◆ Activity
Among the lines of the data, copy those that hold "start".

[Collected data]
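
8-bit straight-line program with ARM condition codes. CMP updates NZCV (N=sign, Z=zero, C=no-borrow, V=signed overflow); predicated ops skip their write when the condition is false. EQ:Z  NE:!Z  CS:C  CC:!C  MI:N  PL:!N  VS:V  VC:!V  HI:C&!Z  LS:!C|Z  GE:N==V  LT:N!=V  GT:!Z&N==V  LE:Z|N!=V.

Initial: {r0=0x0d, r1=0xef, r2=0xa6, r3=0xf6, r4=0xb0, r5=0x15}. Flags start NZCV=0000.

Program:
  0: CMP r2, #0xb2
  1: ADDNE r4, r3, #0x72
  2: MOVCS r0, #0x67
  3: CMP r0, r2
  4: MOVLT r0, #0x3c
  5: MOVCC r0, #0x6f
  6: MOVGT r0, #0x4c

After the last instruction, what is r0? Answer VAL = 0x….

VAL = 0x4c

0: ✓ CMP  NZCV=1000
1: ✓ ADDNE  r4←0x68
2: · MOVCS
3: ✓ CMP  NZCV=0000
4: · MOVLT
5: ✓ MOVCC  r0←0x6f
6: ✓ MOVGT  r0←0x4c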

--

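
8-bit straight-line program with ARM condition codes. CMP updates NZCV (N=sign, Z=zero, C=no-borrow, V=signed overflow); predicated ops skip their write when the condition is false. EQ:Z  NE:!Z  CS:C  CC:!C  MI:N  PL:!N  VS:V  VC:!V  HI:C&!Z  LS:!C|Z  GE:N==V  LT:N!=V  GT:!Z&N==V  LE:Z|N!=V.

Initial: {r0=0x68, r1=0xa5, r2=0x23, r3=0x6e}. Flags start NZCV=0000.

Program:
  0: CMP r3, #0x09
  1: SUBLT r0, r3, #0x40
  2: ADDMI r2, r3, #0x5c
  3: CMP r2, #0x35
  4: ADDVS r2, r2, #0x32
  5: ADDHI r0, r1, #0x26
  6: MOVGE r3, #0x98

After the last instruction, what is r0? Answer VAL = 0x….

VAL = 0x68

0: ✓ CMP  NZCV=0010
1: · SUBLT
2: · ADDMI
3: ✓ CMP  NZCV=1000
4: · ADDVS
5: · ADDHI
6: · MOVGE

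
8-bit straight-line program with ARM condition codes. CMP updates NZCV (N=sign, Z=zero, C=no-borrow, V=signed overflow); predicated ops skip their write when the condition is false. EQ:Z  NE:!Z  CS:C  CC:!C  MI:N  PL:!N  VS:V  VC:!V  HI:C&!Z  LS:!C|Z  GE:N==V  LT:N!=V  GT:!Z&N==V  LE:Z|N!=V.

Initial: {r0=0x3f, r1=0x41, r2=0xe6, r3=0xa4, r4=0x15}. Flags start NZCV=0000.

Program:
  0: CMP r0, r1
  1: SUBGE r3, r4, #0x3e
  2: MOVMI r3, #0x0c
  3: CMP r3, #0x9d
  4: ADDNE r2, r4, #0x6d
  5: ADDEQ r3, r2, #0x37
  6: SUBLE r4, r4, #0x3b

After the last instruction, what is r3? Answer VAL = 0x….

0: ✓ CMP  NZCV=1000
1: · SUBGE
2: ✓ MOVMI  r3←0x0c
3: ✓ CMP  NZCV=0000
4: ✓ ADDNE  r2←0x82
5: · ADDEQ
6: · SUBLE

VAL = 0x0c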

◆ Your solution
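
Initial: {r0=0x0d, r1=0xef, r2=0xa6, r3=0xf6, r4=0xb0, r5=0x15}. Flags start NZCV=0000.
Initial: {r0=0x68, r1=0xa5, r2=0x23, r3=0x6e}. Flags start NZCV=0000.
Initial: {r0=0x3f, r1=0x41, r2=0xe6, r3=0xa4, r4=0x15}. Flags start NZCV=0000.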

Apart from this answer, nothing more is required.